[Items from a dataset]
● ● ● ● ●
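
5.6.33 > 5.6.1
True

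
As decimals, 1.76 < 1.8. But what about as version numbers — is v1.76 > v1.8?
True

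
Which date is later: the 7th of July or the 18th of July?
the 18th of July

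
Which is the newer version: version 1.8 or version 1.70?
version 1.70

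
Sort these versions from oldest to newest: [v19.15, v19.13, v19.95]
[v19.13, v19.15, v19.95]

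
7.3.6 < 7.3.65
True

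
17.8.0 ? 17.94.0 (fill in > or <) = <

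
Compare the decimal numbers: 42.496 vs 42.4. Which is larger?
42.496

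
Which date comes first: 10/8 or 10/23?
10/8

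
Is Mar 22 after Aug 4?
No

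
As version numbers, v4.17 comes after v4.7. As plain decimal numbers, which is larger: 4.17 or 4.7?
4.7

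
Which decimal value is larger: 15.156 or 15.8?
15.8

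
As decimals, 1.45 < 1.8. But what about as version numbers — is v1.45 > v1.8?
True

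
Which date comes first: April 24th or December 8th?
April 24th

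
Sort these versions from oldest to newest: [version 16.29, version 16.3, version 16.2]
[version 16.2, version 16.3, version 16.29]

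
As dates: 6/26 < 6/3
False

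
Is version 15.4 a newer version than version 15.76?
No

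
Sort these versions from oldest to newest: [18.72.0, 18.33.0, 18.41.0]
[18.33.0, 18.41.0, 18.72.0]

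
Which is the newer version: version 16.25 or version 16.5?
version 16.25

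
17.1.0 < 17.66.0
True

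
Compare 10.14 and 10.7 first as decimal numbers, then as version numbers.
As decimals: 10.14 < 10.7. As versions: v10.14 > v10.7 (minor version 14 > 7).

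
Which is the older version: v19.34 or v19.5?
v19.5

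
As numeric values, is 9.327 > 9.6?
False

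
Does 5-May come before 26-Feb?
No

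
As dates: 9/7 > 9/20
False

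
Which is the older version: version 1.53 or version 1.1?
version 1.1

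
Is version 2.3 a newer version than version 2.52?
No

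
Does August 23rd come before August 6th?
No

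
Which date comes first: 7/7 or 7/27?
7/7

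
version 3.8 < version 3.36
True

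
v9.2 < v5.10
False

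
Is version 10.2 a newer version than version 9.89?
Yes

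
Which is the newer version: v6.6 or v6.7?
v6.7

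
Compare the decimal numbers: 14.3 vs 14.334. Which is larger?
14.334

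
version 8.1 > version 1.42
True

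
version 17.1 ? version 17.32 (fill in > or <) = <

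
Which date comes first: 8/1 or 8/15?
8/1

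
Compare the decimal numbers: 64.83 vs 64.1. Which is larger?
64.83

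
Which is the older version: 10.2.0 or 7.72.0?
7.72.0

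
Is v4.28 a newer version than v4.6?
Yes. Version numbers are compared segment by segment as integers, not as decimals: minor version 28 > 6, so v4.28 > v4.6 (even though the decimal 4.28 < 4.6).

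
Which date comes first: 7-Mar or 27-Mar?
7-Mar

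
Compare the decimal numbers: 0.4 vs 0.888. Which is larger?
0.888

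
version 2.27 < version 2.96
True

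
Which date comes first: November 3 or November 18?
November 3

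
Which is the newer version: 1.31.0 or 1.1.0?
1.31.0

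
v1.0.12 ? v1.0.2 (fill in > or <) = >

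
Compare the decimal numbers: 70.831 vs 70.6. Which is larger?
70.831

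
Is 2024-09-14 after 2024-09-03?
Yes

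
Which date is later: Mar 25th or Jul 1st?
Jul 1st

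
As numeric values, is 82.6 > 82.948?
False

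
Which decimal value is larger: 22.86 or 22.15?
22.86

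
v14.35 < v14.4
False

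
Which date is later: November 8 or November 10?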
● ● ● ● ●
## Exercise details
For each line in the entries that contains the string "fill", make a copy.

## Solved exercise
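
17.8.0 ? 17.94.0 (fill in > or <) = <
version 17.1 ? version 17.32 (fill in > or <) = <
v1.0.12 ? v1.0.2 (fill in > or <) = >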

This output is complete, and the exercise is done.